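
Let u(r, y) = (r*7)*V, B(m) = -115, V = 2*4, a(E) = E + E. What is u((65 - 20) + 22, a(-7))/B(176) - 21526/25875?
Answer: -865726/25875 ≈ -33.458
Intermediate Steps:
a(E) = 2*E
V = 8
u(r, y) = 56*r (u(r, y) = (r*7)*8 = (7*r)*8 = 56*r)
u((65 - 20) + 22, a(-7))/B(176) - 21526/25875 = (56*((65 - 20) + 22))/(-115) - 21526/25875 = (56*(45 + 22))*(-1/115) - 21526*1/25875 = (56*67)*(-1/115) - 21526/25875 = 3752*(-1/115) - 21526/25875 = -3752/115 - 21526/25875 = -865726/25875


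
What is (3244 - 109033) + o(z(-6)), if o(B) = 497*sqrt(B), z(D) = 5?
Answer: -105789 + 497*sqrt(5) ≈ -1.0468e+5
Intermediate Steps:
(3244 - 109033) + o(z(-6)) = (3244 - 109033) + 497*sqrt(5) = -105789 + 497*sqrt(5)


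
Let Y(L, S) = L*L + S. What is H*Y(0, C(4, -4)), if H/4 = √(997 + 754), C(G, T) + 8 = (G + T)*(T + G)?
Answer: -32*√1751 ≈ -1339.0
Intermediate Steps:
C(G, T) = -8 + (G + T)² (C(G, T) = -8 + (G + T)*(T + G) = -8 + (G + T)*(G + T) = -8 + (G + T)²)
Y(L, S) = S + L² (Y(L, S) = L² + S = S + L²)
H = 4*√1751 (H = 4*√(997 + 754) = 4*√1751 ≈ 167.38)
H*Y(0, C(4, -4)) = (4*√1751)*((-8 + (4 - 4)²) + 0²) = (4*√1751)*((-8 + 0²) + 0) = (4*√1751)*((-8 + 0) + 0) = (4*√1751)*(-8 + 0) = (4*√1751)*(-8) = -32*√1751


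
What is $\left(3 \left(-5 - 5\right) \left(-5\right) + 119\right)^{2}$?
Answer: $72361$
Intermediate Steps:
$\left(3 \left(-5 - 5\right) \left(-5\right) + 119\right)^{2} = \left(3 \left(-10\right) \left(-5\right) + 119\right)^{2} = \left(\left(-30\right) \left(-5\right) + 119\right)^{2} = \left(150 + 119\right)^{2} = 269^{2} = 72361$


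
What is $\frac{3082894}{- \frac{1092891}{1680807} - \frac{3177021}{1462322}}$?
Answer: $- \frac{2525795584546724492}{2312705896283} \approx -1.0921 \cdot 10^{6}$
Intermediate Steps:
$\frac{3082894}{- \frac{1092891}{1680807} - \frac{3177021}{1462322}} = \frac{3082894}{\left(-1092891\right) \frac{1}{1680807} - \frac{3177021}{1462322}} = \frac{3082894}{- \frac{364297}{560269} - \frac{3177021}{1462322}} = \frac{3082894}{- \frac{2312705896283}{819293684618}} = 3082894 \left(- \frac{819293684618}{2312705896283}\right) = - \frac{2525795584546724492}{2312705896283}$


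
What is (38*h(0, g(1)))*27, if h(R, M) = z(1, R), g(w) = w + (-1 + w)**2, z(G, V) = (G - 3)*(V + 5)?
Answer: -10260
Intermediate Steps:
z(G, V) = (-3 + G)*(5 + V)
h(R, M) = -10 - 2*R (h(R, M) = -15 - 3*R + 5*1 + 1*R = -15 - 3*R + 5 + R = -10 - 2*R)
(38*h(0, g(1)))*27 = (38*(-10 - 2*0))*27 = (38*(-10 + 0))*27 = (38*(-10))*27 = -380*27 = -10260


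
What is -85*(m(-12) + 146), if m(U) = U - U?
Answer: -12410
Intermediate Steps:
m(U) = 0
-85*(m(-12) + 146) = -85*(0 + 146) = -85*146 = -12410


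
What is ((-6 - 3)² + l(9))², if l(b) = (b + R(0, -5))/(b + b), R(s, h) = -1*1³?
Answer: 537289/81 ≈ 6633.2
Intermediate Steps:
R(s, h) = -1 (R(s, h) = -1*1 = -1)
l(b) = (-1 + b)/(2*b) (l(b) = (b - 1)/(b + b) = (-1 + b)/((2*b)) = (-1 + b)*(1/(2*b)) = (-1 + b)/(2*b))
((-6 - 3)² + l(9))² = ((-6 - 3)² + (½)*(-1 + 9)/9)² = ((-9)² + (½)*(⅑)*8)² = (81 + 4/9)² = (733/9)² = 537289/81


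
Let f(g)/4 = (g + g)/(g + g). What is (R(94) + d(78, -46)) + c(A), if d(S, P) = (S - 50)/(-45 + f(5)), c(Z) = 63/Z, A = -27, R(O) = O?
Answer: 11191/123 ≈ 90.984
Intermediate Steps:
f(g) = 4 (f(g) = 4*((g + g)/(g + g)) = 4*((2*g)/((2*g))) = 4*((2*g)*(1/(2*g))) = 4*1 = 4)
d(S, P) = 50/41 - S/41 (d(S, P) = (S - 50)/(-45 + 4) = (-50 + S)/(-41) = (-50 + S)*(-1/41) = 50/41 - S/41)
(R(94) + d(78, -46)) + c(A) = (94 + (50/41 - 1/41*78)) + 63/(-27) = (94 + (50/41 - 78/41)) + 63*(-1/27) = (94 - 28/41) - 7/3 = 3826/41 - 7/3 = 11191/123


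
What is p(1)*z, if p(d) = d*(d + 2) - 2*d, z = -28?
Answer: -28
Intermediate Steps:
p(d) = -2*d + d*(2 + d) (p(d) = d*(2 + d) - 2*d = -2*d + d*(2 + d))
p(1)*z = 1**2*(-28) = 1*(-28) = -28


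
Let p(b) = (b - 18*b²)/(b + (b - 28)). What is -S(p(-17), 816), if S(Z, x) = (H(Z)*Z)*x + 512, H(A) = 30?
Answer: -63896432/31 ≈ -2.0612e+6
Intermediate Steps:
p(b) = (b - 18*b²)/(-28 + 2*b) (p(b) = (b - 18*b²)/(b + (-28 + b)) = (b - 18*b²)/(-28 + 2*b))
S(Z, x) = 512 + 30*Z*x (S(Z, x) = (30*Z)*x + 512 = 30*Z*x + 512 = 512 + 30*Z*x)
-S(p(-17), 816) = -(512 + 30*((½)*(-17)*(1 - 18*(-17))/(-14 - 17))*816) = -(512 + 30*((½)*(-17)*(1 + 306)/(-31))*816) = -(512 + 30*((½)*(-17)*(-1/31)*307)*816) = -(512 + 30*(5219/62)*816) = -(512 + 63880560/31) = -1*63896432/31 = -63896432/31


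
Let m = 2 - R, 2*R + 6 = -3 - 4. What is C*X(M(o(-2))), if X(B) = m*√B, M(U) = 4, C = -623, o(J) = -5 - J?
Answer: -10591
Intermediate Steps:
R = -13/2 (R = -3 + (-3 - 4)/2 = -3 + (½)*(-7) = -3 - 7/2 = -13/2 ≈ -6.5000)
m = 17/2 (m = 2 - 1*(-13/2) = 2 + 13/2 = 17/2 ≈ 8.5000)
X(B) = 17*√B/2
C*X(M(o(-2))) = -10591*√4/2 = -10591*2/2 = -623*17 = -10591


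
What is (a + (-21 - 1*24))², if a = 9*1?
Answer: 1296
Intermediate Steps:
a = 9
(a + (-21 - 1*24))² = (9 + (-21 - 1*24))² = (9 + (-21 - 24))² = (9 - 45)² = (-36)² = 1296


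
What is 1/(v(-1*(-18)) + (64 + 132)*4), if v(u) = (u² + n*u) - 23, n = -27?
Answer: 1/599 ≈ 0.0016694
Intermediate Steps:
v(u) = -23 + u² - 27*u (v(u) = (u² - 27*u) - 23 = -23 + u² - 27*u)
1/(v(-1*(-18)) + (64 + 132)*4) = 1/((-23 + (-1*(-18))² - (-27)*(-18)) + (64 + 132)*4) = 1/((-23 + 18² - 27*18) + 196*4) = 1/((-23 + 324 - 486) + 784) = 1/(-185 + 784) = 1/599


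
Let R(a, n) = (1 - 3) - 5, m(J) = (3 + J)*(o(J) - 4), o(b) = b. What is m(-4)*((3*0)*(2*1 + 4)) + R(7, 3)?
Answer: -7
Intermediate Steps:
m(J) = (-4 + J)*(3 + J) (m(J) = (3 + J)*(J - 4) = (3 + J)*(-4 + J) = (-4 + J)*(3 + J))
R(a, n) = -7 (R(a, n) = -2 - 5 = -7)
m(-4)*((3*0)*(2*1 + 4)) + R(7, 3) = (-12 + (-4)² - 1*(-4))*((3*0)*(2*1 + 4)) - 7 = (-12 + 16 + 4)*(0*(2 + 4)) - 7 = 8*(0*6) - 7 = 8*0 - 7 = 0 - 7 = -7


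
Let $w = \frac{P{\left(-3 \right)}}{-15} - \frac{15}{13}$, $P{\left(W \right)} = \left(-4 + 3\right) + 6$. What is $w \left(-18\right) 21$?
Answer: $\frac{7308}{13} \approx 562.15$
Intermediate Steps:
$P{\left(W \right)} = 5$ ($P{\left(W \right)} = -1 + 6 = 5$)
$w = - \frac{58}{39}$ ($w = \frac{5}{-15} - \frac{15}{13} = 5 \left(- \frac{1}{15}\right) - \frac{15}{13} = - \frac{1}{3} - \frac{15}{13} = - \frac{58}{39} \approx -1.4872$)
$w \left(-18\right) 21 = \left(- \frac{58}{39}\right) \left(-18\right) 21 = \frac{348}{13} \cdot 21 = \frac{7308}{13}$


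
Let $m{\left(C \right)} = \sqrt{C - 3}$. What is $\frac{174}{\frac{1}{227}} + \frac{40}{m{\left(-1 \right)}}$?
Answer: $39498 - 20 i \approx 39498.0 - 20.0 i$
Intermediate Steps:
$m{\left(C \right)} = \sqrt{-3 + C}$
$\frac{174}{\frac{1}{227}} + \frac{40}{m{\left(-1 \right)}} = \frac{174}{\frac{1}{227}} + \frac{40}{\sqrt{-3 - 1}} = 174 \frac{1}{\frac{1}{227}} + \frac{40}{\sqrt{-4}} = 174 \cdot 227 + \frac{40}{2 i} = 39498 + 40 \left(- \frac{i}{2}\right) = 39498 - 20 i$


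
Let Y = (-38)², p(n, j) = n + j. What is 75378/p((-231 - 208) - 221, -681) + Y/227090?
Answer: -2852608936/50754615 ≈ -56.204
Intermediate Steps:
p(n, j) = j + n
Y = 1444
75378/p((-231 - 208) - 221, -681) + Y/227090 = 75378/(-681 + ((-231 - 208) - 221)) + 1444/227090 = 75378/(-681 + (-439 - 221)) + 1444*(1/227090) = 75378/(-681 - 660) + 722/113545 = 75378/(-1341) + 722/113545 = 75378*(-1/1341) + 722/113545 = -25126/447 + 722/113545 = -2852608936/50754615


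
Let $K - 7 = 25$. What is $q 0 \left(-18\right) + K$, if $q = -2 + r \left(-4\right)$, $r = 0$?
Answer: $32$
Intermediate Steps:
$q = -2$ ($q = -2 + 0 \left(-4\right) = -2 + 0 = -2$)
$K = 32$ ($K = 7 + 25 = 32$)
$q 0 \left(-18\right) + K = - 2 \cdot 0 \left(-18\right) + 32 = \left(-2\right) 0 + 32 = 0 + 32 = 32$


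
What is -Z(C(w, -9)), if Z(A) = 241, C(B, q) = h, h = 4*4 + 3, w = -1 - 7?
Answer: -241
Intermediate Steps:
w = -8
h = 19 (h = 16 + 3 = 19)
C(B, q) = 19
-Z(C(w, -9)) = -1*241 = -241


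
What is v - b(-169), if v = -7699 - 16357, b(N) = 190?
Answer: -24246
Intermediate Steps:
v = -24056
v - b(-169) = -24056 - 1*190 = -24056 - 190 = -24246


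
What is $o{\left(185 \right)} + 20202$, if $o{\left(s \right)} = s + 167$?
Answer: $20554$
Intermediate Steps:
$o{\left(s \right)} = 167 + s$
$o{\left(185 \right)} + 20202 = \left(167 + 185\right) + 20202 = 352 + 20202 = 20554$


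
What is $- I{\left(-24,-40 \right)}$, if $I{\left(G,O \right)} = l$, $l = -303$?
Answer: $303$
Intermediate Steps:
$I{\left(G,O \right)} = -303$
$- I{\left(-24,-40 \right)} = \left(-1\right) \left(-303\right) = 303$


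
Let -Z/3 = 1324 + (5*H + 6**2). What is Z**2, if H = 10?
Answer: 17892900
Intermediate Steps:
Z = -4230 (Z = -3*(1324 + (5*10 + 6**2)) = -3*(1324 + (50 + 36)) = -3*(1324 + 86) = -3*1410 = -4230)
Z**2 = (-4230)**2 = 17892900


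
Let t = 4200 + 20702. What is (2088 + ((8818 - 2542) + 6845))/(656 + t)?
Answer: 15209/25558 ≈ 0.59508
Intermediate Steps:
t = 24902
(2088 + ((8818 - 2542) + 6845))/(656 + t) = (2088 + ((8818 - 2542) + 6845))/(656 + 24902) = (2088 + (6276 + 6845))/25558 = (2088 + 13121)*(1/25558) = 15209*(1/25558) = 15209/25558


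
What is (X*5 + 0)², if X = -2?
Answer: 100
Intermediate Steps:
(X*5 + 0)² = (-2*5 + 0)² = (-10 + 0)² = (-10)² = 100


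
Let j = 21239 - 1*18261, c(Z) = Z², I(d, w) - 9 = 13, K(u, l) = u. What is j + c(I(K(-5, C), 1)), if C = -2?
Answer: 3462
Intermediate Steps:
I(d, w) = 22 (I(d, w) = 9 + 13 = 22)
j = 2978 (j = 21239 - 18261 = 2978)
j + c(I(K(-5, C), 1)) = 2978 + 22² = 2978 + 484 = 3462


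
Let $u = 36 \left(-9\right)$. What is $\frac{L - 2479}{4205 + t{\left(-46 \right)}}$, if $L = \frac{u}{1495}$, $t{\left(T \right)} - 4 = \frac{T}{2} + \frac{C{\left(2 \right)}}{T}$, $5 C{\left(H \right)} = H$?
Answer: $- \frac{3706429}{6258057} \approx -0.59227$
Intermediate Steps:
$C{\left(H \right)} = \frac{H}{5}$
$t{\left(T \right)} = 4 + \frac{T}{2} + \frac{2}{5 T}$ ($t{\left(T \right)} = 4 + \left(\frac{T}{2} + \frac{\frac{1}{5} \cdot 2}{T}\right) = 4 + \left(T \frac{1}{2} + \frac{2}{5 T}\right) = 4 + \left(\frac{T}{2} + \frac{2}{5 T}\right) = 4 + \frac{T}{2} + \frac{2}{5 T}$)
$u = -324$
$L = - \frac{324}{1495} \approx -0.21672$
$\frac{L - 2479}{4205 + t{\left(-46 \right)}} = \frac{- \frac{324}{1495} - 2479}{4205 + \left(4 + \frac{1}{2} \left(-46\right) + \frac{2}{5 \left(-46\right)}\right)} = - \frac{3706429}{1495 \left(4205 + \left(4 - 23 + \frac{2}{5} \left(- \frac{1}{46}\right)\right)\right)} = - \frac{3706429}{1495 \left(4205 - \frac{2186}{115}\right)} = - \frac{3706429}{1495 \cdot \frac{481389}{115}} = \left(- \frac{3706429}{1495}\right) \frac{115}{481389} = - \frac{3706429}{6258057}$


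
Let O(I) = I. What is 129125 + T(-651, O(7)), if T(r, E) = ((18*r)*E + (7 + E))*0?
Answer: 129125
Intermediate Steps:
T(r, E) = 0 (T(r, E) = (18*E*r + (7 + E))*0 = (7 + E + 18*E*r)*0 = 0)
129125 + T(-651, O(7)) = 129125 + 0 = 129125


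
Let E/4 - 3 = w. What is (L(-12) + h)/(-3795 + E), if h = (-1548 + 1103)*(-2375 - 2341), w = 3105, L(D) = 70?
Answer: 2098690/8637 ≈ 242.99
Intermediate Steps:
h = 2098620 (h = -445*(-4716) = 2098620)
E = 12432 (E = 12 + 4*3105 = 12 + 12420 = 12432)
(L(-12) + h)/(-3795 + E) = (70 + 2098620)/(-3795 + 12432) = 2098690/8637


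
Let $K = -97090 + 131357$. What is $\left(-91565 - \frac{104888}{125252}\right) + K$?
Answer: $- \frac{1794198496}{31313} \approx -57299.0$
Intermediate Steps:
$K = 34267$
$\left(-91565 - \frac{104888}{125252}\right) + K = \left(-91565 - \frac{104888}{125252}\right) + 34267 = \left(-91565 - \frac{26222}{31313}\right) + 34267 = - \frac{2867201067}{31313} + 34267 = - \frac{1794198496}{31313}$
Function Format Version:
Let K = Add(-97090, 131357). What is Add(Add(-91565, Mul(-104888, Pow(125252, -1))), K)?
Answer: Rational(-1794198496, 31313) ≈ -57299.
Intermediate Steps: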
= = = = =
Retype exactly the lines of the data above, starting at its first line and finishing with the line that has "Answer: -32*√1751 ≈ -1339.0" in it.

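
Let u(r, y) = (r*7)*V, B(m) = -115, V = 2*4, a(E) = E + E. What is u((65 - 20) + 22, a(-7))/B(176) - 21526/25875?
Answer: -865726/25875 ≈ -33.458
Intermediate Steps:
a(E) = 2*E
V = 8
u(r, y) = 56*r (u(r, y) = (r*7)*8 = (7*r)*8 = 56*r)
u((65 - 20) + 22, a(-7))/B(176) - 21526/25875 = (56*((65 - 20) + 22))/(-115) - 21526/25875 = (56*(45 + 22))*(-1/115) - 21526*1/25875 = (56*67)*(-1/115) - 21526/25875 = 3752*(-1/115) - 21526/25875 = -3752/115 - 21526/25875 = -865726/25875


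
What is (3244 - 109033) + o(z(-6)), if o(B) = 497*sqrt(B), z(D) = 5?
Answer: -105789 + 497*sqrt(5) ≈ -1.0468e+5
Intermediate Steps:
(3244 - 109033) + o(z(-6)) = (3244 - 109033) + 497*sqrt(5) = -105789 + 497*sqrt(5)


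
Let Y(L, S) = L*L + S. What is H*Y(0, C(4, -4)), if H/4 = √(997 + 754), C(G, T) + 8 = (G + T)*(T + G)?
Answer: -32*√1751 ≈ -1339.0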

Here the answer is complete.